Write out exactly the lines of the entries below from the one holding "Heat pump COP: Tc" to the one holding "Heat exchanger LMTD: dT1", inclusive, and leave out all other lines.

| Dataset entries |
Segment Open
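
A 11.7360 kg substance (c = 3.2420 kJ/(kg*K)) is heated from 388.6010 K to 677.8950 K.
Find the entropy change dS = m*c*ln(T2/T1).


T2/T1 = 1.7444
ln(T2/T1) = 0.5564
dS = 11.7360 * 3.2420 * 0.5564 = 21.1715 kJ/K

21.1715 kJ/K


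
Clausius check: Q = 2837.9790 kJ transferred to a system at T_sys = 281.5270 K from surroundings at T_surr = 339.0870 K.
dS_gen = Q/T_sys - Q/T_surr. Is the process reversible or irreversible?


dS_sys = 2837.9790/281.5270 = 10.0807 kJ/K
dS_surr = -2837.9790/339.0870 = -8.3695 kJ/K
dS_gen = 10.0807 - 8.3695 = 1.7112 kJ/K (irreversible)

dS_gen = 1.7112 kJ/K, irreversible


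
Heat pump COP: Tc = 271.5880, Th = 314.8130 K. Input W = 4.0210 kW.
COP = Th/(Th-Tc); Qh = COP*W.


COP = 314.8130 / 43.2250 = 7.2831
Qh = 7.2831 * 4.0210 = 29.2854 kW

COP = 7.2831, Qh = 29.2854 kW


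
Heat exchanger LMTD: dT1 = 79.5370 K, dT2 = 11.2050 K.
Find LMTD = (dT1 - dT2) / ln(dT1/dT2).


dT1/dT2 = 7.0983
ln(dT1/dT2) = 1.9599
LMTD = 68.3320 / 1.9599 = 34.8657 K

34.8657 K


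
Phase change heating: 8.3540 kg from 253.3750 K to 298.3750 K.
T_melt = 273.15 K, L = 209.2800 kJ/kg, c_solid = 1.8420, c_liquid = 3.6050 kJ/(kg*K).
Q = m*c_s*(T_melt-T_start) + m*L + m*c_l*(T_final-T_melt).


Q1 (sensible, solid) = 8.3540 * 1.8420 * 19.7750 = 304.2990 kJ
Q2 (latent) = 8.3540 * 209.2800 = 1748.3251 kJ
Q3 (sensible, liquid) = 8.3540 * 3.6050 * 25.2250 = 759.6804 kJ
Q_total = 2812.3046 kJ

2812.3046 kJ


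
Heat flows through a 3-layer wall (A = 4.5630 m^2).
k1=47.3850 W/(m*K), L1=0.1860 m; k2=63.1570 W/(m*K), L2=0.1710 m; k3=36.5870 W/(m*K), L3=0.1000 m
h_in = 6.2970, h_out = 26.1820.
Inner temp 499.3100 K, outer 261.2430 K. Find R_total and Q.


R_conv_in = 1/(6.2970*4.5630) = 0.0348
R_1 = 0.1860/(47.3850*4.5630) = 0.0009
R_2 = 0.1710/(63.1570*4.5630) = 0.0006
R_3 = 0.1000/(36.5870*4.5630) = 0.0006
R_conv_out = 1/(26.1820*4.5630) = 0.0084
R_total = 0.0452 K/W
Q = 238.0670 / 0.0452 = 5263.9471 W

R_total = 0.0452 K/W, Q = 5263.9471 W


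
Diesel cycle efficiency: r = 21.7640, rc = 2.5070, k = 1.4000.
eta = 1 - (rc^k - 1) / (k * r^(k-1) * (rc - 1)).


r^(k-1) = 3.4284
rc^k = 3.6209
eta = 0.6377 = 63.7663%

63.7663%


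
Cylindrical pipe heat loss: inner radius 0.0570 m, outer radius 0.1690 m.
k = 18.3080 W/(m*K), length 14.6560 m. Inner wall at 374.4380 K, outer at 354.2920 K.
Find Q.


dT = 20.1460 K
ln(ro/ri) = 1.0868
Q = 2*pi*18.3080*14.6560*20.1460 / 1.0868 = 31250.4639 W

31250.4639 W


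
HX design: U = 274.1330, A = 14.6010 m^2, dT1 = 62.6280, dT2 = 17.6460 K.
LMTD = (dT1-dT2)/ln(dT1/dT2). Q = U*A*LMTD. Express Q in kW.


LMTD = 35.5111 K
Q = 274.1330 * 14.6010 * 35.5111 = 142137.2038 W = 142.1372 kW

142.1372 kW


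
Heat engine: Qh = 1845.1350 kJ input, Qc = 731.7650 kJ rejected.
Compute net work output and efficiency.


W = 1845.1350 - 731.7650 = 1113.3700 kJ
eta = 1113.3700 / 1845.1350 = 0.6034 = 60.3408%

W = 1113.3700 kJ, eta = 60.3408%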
Segment Closed
| Your response |
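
Heat pump COP: Tc = 271.5880, Th = 314.8130 K. Input W = 4.0210 kW.
COP = Th/(Th-Tc); Qh = COP*W.


COP = 314.8130 / 43.2250 = 7.2831
Qh = 7.2831 * 4.0210 = 29.2854 kW

COP = 7.2831, Qh = 29.2854 kW


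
Heat exchanger LMTD: dT1 = 79.5370 K, dT2 = 11.2050 K.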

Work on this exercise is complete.